SOURCE DATA
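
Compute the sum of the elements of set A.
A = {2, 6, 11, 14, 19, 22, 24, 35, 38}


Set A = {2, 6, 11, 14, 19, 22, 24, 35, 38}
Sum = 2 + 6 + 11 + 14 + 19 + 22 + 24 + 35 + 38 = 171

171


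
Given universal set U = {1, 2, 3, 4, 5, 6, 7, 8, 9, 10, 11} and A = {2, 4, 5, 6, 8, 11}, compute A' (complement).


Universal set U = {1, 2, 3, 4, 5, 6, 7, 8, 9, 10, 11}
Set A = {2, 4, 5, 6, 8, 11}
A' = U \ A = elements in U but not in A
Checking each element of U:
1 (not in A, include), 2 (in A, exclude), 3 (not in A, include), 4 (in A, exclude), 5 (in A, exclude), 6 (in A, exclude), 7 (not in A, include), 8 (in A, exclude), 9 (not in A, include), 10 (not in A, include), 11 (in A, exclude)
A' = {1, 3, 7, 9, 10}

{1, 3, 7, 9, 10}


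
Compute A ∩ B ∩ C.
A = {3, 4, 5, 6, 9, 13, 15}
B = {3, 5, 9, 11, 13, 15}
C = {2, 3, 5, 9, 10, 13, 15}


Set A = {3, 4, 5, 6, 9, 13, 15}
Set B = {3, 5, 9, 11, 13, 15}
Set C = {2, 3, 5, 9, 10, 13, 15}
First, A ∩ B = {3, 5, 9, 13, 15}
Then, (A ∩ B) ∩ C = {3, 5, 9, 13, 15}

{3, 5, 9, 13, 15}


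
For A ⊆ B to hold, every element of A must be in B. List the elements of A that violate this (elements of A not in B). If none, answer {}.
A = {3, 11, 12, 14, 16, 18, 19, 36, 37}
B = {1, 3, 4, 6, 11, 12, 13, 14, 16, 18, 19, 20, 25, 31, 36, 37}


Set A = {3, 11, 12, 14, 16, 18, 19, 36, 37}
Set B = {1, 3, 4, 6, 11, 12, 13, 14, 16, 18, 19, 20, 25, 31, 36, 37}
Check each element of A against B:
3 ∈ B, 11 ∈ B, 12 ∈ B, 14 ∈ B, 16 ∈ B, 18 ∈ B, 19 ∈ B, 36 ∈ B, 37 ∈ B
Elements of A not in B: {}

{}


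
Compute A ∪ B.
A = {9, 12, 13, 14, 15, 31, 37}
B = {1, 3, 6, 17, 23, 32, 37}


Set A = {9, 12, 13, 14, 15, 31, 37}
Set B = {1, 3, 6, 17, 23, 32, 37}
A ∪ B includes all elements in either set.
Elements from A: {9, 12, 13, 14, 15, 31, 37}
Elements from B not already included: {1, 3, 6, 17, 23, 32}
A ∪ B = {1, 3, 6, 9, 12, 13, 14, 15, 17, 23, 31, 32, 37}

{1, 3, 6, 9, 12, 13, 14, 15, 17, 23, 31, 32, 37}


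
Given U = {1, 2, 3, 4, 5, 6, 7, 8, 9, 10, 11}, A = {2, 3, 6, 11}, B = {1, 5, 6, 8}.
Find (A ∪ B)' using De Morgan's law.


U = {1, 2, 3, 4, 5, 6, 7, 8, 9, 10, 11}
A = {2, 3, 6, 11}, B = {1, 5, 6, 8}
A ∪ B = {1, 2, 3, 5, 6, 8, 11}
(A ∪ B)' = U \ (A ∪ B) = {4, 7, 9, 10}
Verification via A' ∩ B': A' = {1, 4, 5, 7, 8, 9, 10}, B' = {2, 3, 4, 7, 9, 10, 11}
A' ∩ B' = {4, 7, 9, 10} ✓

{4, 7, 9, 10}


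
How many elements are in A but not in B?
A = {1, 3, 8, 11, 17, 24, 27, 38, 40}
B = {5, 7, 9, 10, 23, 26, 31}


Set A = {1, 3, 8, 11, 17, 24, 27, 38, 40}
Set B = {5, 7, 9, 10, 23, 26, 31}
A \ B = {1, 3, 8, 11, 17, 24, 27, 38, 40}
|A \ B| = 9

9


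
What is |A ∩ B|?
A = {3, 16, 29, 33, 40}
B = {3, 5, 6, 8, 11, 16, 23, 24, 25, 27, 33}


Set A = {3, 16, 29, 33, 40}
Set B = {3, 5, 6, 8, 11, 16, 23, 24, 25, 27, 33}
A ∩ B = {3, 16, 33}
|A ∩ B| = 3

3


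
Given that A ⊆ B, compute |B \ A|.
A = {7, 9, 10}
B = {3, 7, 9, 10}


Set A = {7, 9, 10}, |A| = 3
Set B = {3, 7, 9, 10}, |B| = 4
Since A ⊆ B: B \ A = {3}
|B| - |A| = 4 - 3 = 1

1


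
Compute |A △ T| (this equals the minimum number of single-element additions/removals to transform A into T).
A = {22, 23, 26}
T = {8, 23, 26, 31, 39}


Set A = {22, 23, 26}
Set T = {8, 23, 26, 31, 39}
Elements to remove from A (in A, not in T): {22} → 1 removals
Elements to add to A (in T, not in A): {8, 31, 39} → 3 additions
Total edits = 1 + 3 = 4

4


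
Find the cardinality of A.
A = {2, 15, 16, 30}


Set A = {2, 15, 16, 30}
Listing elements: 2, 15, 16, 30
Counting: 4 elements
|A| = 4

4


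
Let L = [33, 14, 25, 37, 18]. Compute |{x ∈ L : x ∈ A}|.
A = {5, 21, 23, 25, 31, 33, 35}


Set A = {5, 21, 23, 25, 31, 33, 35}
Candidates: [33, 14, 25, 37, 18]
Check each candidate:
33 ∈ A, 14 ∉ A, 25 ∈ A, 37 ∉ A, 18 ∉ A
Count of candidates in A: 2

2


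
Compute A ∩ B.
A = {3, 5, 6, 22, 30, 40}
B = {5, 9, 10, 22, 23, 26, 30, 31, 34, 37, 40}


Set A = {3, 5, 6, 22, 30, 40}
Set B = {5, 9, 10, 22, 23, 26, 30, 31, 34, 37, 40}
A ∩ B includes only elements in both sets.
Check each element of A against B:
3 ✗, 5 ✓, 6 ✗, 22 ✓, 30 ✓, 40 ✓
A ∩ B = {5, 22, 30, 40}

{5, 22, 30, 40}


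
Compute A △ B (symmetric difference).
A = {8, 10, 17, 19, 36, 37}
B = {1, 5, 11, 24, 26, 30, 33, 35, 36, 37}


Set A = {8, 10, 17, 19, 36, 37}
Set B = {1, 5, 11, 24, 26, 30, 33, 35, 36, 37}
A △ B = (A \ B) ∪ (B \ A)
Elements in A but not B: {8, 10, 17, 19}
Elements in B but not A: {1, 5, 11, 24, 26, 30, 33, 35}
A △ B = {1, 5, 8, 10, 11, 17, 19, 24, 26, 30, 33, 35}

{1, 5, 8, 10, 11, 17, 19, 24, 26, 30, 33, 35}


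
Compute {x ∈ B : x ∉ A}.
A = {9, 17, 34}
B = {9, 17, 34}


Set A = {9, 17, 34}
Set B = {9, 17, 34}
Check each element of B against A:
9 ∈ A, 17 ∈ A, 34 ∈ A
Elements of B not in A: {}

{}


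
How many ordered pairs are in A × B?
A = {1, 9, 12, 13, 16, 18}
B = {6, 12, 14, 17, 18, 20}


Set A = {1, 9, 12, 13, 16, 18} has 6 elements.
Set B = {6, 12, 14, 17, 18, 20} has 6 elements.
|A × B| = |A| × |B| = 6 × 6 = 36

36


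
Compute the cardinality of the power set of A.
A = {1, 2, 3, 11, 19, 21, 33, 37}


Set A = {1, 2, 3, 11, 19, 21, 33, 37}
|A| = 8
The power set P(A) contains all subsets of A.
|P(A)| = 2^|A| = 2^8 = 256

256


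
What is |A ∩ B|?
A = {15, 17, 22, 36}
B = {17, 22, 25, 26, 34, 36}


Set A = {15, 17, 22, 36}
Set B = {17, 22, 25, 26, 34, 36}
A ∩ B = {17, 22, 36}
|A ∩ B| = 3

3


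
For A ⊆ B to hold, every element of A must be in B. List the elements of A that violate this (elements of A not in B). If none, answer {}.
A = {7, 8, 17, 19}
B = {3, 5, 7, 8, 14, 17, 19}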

DESCRIPTION OF THE TASK
Check each line of the data above for the word "cardinality" and copy the ones where it is found.

WRITTEN ANSWER
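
Find the cardinality of A.
Compute the cardinality of the power set of A.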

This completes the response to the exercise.